[Saved data entries]

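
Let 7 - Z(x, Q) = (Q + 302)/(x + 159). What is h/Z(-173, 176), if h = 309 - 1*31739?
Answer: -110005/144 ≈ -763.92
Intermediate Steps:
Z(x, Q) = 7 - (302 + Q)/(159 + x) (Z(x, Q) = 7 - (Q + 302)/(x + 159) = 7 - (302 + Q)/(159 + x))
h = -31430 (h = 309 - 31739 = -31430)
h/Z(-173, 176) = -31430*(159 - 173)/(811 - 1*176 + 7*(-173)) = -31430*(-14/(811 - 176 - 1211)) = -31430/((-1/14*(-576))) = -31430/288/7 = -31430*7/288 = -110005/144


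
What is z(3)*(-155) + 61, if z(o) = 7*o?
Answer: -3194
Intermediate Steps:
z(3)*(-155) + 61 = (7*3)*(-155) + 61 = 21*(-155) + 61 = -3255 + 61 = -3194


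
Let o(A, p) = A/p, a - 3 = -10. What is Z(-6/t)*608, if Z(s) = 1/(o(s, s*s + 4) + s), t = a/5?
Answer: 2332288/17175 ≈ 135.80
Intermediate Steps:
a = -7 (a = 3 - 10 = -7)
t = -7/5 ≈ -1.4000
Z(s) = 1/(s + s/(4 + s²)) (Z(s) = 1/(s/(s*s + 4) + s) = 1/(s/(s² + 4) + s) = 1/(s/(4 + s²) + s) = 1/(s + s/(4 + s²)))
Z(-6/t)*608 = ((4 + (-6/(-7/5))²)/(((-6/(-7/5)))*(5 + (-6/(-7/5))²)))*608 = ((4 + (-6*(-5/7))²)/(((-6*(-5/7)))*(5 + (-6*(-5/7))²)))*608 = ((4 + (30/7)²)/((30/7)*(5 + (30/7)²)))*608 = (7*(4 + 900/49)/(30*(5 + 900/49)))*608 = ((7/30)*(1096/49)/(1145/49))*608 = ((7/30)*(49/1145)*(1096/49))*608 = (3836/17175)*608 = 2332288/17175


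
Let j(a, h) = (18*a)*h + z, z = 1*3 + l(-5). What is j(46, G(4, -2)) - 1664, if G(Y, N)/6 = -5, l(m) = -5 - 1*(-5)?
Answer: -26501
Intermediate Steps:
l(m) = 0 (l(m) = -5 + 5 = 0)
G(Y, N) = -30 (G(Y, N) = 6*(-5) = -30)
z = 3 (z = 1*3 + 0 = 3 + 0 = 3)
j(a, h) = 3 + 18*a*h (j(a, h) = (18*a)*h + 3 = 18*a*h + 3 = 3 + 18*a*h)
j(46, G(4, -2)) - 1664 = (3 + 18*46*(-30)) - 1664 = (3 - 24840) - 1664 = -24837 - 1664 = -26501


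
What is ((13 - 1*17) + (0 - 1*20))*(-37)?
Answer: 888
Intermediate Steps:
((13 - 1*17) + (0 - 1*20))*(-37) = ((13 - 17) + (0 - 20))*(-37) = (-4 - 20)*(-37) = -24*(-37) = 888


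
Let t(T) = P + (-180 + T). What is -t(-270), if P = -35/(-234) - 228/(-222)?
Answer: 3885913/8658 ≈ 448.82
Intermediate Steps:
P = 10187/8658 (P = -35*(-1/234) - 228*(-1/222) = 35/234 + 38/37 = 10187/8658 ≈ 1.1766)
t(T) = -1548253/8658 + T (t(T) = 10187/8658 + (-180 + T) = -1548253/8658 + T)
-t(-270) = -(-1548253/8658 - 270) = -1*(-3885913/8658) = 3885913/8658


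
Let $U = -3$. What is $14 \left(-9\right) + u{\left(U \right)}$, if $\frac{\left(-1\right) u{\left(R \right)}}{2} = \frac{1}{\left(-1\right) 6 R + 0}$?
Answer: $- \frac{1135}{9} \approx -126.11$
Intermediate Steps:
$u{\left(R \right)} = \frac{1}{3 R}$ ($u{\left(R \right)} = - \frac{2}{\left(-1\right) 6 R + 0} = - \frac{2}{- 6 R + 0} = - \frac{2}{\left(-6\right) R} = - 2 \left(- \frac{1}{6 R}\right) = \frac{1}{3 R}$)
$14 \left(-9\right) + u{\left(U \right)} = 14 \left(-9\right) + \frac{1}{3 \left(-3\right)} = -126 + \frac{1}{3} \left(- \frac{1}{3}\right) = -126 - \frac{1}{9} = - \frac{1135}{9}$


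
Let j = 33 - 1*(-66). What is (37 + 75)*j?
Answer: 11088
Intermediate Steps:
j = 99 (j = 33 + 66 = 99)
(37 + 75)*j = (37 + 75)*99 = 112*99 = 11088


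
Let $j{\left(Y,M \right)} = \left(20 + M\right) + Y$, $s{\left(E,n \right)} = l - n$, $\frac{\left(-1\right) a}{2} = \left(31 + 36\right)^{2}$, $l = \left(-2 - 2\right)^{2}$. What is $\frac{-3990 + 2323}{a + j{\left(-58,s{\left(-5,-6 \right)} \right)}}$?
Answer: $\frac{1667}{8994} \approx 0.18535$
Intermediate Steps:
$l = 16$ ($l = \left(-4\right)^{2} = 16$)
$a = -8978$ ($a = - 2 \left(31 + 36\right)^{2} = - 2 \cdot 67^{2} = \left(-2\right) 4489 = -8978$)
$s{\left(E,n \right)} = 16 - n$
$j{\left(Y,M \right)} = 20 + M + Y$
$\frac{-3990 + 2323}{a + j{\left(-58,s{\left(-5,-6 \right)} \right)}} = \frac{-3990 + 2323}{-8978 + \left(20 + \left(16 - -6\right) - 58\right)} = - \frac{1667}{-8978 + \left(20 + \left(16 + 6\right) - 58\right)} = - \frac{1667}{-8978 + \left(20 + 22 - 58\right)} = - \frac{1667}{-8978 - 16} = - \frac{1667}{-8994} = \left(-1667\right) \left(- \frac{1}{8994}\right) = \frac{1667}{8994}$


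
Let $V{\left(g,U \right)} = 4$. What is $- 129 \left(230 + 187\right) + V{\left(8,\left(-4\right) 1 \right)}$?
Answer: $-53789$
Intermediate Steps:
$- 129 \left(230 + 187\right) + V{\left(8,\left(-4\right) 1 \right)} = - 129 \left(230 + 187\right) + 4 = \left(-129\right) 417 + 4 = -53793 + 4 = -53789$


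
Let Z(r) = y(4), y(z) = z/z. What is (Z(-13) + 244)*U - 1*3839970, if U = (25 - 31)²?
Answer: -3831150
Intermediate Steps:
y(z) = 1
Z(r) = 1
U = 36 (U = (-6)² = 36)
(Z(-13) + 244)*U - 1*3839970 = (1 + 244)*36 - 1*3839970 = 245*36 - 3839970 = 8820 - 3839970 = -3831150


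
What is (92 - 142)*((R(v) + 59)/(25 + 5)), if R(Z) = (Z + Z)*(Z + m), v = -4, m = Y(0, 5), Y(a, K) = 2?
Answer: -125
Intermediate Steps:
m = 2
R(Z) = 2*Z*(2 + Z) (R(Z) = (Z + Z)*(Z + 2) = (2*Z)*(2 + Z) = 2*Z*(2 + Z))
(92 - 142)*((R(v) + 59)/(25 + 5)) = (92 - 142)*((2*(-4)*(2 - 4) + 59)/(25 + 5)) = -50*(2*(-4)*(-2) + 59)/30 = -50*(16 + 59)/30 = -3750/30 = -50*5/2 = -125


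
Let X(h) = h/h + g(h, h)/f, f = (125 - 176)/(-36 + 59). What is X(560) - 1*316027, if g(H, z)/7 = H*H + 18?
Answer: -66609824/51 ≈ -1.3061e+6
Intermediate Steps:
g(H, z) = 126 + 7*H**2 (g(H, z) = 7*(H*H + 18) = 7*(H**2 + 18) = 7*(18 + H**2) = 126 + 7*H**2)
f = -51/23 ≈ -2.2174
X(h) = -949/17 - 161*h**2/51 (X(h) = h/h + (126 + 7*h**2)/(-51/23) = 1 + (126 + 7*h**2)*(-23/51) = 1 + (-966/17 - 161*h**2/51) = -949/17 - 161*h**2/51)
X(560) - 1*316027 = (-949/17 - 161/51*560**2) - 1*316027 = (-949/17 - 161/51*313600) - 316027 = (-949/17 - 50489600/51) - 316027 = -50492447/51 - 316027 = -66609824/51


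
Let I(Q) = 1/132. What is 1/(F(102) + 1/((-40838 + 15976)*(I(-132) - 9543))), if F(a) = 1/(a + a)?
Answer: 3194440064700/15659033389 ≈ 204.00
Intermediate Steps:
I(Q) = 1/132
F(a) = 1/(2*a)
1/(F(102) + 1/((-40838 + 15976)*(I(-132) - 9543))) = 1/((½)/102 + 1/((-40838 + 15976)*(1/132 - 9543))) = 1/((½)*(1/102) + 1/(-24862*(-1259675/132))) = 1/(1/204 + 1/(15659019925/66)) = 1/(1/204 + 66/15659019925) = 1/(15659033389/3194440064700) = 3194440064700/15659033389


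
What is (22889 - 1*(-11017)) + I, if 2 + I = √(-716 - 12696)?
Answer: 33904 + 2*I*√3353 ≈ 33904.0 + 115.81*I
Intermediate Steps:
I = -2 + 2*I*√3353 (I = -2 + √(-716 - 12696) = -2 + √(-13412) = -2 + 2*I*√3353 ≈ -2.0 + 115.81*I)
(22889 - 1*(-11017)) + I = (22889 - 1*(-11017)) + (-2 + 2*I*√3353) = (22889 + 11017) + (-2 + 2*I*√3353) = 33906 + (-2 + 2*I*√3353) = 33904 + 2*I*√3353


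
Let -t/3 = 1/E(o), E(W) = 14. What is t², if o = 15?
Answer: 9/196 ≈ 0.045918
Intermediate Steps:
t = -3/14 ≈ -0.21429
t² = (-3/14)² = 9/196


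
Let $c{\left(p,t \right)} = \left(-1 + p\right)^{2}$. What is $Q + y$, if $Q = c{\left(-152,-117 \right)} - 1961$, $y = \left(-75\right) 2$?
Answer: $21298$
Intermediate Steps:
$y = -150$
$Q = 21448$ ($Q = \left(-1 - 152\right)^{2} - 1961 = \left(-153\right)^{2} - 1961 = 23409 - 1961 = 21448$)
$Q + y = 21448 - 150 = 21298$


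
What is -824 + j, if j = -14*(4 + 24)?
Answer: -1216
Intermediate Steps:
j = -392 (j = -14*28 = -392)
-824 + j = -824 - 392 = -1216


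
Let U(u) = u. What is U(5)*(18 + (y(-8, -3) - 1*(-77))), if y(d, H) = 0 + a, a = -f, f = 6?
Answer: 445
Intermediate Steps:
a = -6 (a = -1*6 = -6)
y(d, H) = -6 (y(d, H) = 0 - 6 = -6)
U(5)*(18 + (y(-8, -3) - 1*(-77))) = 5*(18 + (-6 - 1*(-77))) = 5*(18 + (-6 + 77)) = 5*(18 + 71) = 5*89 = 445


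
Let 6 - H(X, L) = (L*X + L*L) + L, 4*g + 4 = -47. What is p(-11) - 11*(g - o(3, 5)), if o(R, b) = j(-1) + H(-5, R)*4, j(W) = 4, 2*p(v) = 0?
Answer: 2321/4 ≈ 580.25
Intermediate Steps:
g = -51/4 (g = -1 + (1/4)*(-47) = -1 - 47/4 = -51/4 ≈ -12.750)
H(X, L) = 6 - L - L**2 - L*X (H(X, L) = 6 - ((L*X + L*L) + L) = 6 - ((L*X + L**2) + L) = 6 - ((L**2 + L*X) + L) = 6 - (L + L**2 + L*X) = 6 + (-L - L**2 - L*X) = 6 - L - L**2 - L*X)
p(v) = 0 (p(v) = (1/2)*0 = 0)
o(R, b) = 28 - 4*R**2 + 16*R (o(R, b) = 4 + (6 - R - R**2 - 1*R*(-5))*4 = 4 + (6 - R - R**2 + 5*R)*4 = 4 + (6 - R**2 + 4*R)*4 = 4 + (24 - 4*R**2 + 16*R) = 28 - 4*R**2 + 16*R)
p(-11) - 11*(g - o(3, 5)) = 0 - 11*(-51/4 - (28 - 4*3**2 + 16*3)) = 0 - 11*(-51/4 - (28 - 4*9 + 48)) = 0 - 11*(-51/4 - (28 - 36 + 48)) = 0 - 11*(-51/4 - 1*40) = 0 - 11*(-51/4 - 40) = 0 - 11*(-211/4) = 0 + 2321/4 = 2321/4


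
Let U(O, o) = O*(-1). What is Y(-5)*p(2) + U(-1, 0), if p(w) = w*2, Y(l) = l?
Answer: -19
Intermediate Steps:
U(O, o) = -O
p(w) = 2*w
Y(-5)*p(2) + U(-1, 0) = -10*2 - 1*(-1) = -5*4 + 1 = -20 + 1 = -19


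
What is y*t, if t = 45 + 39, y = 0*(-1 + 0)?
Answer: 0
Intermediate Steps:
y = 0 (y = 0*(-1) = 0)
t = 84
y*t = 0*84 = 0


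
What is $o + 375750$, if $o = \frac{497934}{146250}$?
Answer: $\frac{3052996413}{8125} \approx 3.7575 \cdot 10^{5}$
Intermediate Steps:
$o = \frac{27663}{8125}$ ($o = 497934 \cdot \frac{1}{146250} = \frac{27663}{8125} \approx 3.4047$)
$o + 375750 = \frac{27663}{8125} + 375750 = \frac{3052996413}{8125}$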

__Exercise directions__:
Repeat the records above line by line, from the first line through the line that contains "Answer: 2332288/17175 ≈ 135.80".

__Output for this exercise__:
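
Let 7 - Z(x, Q) = (Q + 302)/(x + 159). What is h/Z(-173, 176), if h = 309 - 1*31739?
Answer: -110005/144 ≈ -763.92
Intermediate Steps:
Z(x, Q) = 7 - (302 + Q)/(159 + x) (Z(x, Q) = 7 - (Q + 302)/(x + 159) = 7 - (302 + Q)/(159 + x))
h = -31430 (h = 309 - 31739 = -31430)
h/Z(-173, 176) = -31430*(159 - 173)/(811 - 1*176 + 7*(-173)) = -31430*(-14/(811 - 176 - 1211)) = -31430/((-1/14*(-576))) = -31430/288/7 = -31430*7/288 = -110005/144


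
What is z(3)*(-155) + 61, if z(o) = 7*o?
Answer: -3194
Intermediate Steps:
z(3)*(-155) + 61 = (7*3)*(-155) + 61 = 21*(-155) + 61 = -3255 + 61 = -3194


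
Let o(A, p) = A/p, a - 3 = -10. What is Z(-6/t)*608, if Z(s) = 1/(o(s, s*s + 4) + s), t = a/5?
Answer: 2332288/17175 ≈ 135.80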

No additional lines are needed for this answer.